Stored data entries
**********

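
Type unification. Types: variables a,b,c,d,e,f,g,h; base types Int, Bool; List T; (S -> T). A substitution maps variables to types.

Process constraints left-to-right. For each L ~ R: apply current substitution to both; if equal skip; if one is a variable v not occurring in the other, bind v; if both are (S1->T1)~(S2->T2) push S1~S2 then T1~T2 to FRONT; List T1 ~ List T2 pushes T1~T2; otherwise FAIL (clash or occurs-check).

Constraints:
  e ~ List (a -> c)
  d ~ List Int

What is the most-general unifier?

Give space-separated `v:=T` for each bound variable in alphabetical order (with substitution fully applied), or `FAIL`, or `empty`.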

**********

**Task instructions:** Reproduce the data in its entirety, matching each character.

**Task answer:**
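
Type unification. Types: variables a,b,c,d,e,f,g,h; base types Int, Bool; List T; (S -> T). A substitution maps variables to types.

Process constraints left-to-right. For each L ~ R: apply current substitution to both; if equal skip; if one is a variable v not occurring in the other, bind v; if both are (S1->T1)~(S2->T2) push S1~S2 then T1~T2 to FRONT; List T1 ~ List T2 pushes T1~T2; otherwise FAIL (clash or occurs-check).

Constraints:
  e ~ List (a -> c)
  d ~ List Int

What is the most-general unifier?

Give space-separated `v:=T` for each bound variable in alphabetical order (with substitution fully applied), or `FAIL`, or `empty`.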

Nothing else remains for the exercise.